**** Information given

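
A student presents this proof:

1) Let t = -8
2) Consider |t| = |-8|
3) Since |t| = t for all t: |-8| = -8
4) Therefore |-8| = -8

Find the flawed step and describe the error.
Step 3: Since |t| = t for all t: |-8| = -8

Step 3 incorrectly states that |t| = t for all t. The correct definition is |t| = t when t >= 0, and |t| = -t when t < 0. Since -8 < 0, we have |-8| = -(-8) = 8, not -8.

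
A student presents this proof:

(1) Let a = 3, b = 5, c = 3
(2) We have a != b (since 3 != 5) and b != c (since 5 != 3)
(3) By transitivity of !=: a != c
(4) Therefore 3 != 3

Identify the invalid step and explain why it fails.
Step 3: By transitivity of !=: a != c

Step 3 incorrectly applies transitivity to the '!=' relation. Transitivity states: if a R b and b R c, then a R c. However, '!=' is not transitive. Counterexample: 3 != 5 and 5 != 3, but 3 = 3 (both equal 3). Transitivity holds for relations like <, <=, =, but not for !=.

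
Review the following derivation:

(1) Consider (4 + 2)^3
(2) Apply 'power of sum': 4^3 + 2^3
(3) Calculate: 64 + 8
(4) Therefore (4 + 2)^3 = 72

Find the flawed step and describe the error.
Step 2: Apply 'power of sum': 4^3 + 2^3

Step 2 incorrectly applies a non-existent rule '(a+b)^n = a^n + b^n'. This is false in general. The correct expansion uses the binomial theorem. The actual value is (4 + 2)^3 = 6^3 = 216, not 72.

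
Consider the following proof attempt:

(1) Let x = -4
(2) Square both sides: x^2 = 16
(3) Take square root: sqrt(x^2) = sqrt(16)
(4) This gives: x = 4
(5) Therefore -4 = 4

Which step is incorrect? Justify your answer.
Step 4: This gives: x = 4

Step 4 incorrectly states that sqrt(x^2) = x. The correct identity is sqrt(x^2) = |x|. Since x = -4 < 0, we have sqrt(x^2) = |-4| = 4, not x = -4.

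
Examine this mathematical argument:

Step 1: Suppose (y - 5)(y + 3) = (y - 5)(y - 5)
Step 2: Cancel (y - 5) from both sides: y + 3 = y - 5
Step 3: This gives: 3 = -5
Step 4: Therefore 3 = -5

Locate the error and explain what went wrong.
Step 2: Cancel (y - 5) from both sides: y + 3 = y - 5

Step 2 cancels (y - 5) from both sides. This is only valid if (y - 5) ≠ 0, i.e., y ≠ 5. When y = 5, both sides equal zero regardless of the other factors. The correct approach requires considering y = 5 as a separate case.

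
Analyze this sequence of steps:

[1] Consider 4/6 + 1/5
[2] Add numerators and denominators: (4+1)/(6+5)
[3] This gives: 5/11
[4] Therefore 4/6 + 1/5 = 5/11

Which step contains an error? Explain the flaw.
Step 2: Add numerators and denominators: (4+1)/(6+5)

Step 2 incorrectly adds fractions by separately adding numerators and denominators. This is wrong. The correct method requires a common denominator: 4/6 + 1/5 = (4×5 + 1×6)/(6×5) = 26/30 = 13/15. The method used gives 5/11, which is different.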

********

- Try it:
The data, all of it, should be transcribed exactly.

- Reply:
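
A student presents this proof:

1) Let t = -8
2) Consider |t| = |-8|
3) Since |t| = t for all t: |-8| = -8
4) Therefore |-8| = -8

Find the flawed step and describe the error.
Step 3: Since |t| = t for all t: |-8| = -8

Step 3 incorrectly states that |t| = t for all t. The correct definition is |t| = t when t >= 0, and |t| = -t when t < 0. Since -8 < 0, we have |-8| = -(-8) = 8, not -8.

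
A student presents this proof:

(1) Let a = 3, b = 5, c = 3
(2) We have a != b (since 3 != 5) and b != c (since 5 != 3)
(3) By transitivity of !=: a != c
(4) Therefore 3 != 3

Identify the invalid step and explain why it fails.
Step 3: By transitivity of !=: a != c

Step 3 incorrectly applies transitivity to the '!=' relation. Transitivity states: if a R b and b R c, then a R c. However, '!=' is not transitive. Counterexample: 3 != 5 and 5 != 3, but 3 = 3 (both equal 3). Transitivity holds for relations like <, <=, =, but not for !=.

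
Review the following derivation:

(1) Consider (4 + 2)^3
(2) Apply 'power of sum': 4^3 + 2^3
(3) Calculate: 64 + 8
(4) Therefore (4 + 2)^3 = 72

Find the flawed step and describe the error.
Step 2: Apply 'power of sum': 4^3 + 2^3

Step 2 incorrectly applies a non-existent rule '(a+b)^n = a^n + b^n'. This is false in general. The correct expansion uses the binomial theorem. The actual value is (4 + 2)^3 = 6^3 = 216, not 72.

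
Consider the following proof attempt:

(1) Let x = -4
(2) Square both sides: x^2 = 16
(3) Take square root: sqrt(x^2) = sqrt(16)
(4) This gives: x = 4
(5) Therefore -4 = 4

Which step is incorrect? Justify your answer.
Step 4: This gives: x = 4

Step 4 incorrectly states that sqrt(x^2) = x. The correct identity is sqrt(x^2) = |x|. Since x = -4 < 0, we have sqrt(x^2) = |-4| = 4, not x = -4.

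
Examine this mathematical argument:

Step 1: Suppose (y - 5)(y + 3) = (y - 5)(y - 5)
Step 2: Cancel (y - 5) from both sides: y + 3 = y - 5
Step 3: This gives: 3 = -5
Step 4: Therefore 3 = -5

Locate the error and explain what went wrong.
Step 2: Cancel (y - 5) from both sides: y + 3 = y - 5

Step 2 cancels (y - 5) from both sides. This is only valid if (y - 5) ≠ 0, i.e., y ≠ 5. When y = 5, both sides equal zero regardless of the other factors. The correct approach requires considering y = 5 as a separate case.

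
Analyze this sequence of steps:

[1] Consider 4/6 + 1/5
[2] Add numerators and denominators: (4+1)/(6+5)
[3] This gives: 5/11
[4] Therefore 4/6 + 1/5 = 5/11

Which step contains an error? Explain the flaw.
Step 2: Add numerators and denominators: (4+1)/(6+5)

Step 2 incorrectly adds fractions by separately adding numerators and denominators. This is wrong. The correct method requires a common denominator: 4/6 + 1/5 = (4×5 + 1×6)/(6×5) = 26/30 = 13/15. The method used gives 5/11, which is different.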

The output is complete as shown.